Your goal:
State how many lines of the entries hold the string "rapid", and nothing more.

Collected data:
-- Opening Marker --

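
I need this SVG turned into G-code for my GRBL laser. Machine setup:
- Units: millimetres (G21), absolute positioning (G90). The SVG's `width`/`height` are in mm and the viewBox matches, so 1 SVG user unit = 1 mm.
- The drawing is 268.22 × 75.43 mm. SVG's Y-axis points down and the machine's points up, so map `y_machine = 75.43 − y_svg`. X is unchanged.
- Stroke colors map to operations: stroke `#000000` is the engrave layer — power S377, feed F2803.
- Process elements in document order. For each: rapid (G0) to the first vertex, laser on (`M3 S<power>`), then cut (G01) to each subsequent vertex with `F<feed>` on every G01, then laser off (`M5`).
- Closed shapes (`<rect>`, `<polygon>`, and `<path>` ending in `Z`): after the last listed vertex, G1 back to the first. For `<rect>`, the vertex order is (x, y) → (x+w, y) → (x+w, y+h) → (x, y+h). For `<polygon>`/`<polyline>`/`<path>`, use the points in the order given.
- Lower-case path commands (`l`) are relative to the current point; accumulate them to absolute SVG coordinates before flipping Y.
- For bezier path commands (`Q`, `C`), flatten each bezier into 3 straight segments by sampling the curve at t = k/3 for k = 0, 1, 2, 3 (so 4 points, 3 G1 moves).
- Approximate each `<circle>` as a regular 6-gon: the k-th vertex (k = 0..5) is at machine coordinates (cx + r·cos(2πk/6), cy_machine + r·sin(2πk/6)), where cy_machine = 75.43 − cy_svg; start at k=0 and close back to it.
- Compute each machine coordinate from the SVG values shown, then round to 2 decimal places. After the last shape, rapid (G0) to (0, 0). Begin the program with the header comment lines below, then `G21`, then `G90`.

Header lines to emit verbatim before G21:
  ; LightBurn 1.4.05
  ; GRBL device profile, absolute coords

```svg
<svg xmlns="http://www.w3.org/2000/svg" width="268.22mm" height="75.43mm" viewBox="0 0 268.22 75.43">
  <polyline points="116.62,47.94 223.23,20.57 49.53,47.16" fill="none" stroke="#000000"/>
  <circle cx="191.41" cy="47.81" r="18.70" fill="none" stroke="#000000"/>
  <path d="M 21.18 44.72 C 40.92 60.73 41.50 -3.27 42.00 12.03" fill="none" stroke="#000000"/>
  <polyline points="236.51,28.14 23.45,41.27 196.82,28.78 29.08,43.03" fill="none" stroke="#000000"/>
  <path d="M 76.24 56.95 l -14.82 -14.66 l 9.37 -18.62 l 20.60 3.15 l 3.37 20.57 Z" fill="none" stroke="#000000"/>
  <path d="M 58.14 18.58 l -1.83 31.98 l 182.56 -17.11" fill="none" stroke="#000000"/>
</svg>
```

; LightBurn 1.4.05
; GRBL device profile, absolute coords
G21
G90
G0 X116.62 Y27.49
M3 S377
G01 X223.23 Y54.86 F2803
G01 X49.53 Y28.27 F2803
M5
G0 X210.11 Y27.62
M3 S377
G01 X200.76 Y43.81 F2803
G01 X182.06 Y43.81 F2803
G01 X172.71 Y27.62 F2803
G01 X182.06 Y11.43 F2803
G01 X200.76 Y11.43 F2803
G01 X210.11 Y27.62 F2803
M5
G0 X21.18 Y30.71
M3 S377
G01 X35.24 Y35.47 F2803
G01 X40.77 Y58.17 F2803
G01 X42.00 Y63.40 F2803
M5
G0 X236.51 Y47.29
M3 S377
G01 X23.45 Y34.16 F2803
G01 X196.82 Y46.65 F2803
G01 X29.08 Y32.40 F2803
M5
G0 X76.24 Y18.48
M3 S377
G01 X61.42 Y33.14 F2803
G01 X70.79 Y51.76 F2803
G01 X91.39 Y48.61 F2803
G01 X94.76 Y28.04 F2803
G01 X76.24 Y18.48 F2803
M5
G0 X58.14 Y56.85
M3 S377
G01 X56.31 Y24.87 F2803
G01 X238.87 Y41.98 F2803
M5
G0 X0.00 Y0.00

viewBox `0 0 268.22 75.43` with mm width/height → 1 unit = 1 mm. Flip: y_m = 75.43 − y_svg.

**Shape 1** — `<polyline>` open polyline, stroke `#000000` → engrave (S377, F2803). Machine vertices: (116.62,27.49) → (223.23,54.86) → (49.53,28.27). Open path.

**Shape 2** — `<circle>` circle, stroke `#000000` → engrave (S377, F2803). Machine vertices: (210.11,27.62) → (200.76,43.81) → (182.06,43.81) → (172.71,27.62) → (182.06,11.43) → (200.76,11.43) → (210.11,27.62). Closed: final G1 returns to the first vertex.

**Shape 3** — `<path>` cubic bezier, stroke `#000000` → engrave (S377, F2803). Control points (SVG): P0=(21.18,44.72), P1=(40.92,60.73), P2=(41.50,-3.27), P3=(42.00,12.03); sampled at t=k/3. Machine vertices: (21.18,30.71) → (35.24,35.47) → (40.77,58.17) → (42.00,63.40). Open path.

**Shape 4** — `<polyline>` open polyline, stroke `#000000` → engrave (S377, F2803). Machine vertices: (236.51,47.29) → (23.45,34.16) → (196.82,46.65) → (29.08,32.40). Open path.

**Shape 5** — `<path>` regular polygon, stroke `#000000` → engrave (S377, F2803). Machine vertices: (76.24,18.48) → (61.42,33.14) → (70.79,51.76) → (91.39,48.61) → (94.76,28.04) → (76.24,18.48). Closed: final G1 returns to the first vertex.

**Shape 6** — `<path>` open polyline, stroke `#000000` → engrave (S377, F2803). Machine vertices: (58.14,56.85) → (56.31,24.87) → (238.87,41.98). Open path.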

-- Closing Marker --

Answer space:
2